◆ Prompt:
Line by line, output the material without altering anything.

===== Extracted entries =====

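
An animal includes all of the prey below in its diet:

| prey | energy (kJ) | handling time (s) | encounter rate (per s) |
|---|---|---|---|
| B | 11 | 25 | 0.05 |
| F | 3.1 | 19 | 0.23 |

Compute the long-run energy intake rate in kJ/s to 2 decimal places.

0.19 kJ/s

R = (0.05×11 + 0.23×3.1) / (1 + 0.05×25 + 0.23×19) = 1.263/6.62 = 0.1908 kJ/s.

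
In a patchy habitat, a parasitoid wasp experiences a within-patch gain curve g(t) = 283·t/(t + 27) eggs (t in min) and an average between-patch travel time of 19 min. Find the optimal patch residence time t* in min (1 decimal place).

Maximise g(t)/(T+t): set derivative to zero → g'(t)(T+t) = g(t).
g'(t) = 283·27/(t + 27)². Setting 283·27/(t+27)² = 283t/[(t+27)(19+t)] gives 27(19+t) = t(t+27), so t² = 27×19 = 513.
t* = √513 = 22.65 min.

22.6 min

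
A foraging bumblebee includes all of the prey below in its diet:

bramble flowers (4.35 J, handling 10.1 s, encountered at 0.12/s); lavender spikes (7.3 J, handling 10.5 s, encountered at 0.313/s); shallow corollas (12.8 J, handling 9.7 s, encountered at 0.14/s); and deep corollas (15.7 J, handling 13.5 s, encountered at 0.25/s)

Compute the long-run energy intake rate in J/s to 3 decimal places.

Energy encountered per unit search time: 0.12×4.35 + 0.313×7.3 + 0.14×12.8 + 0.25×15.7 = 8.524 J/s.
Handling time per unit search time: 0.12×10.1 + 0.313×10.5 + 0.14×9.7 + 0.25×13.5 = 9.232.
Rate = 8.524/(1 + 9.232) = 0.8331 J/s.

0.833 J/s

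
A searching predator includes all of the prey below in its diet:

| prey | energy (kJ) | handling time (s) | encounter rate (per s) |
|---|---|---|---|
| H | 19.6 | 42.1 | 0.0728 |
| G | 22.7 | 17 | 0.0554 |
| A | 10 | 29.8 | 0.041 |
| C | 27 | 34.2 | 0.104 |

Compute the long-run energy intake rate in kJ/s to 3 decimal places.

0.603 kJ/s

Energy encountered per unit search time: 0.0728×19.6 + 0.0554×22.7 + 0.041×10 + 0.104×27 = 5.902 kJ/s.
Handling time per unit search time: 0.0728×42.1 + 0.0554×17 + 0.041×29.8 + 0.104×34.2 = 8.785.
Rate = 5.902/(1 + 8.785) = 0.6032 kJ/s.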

=====

◆ Answer to this problem:
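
An animal includes all of the prey below in its diet:

| prey | energy (kJ) | handling time (s) | encounter rate (per s) |
|---|---|---|---|
| B | 11 | 25 | 0.05 |
| F | 3.1 | 19 | 0.23 |

Compute the long-run energy intake rate in kJ/s to 2 decimal places.

0.19 kJ/s

R = (0.05×11 + 0.23×3.1) / (1 + 0.05×25 + 0.23×19) = 1.263/6.62 = 0.1908 kJ/s.

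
In a patchy habitat, a parasitoid wasp experiences a within-patch gain curve g(t) = 283·t/(t + 27) eggs (t in min) and an average between-patch travel time of 19 min. Find the optimal patch residence time t* in min (1 decimal place).

Maximise g(t)/(T+t): set derivative to zero → g'(t)(T+t) = g(t).
g'(t) = 283·27/(t + 27)². Setting 283·27/(t+27)² = 283t/[(t+27)(19+t)] gives 27(19+t) = t(t+27), so t² = 27×19 = 513.
t* = √513 = 22.65 min.

22.6 min

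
A foraging bumblebee includes all of the prey below in its diet:

bramble flowers (4.35 J, handling 10.1 s, encountered at 0.12/s); lavender spikes (7.3 J, handling 10.5 s, encountered at 0.313/s); shallow corollas (12.8 J, handling 9.7 s, encountered at 0.14/s); and deep corollas (15.7 J, handling 13.5 s, encountered at 0.25/s)

Compute the long-run energy intake rate in J/s to 3 decimal places.

Energy encountered per unit search time: 0.12×4.35 + 0.313×7.3 + 0.14×12.8 + 0.25×15.7 = 8.524 J/s.
Handling time per unit search time: 0.12×10.1 + 0.313×10.5 + 0.14×9.7 + 0.25×13.5 = 9.232.
Rate = 8.524/(1 + 9.232) = 0.8331 J/s.

0.833 J/s

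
A searching predator includes all of the prey below in its diet:

| prey | energy (kJ) | handling time (s) | encounter rate (per s) |
|---|---|---|---|
| H | 19.6 | 42.1 | 0.0728 |
| G | 22.7 | 17 | 0.0554 |
| A | 10 | 29.8 | 0.041 |
| C | 27 | 34.2 | 0.104 |

Compute the long-run energy intake rate in kJ/s to 3 decimal places.

0.603 kJ/s

Energy encountered per unit search time: 0.0728×19.6 + 0.0554×22.7 + 0.041×10 + 0.104×27 = 5.902 kJ/s.
Handling time per unit search time: 0.0728×42.1 + 0.0554×17 + 0.041×29.8 + 0.104×34.2 = 8.785.
Rate = 5.902/(1 + 8.785) = 0.6032 kJ/s.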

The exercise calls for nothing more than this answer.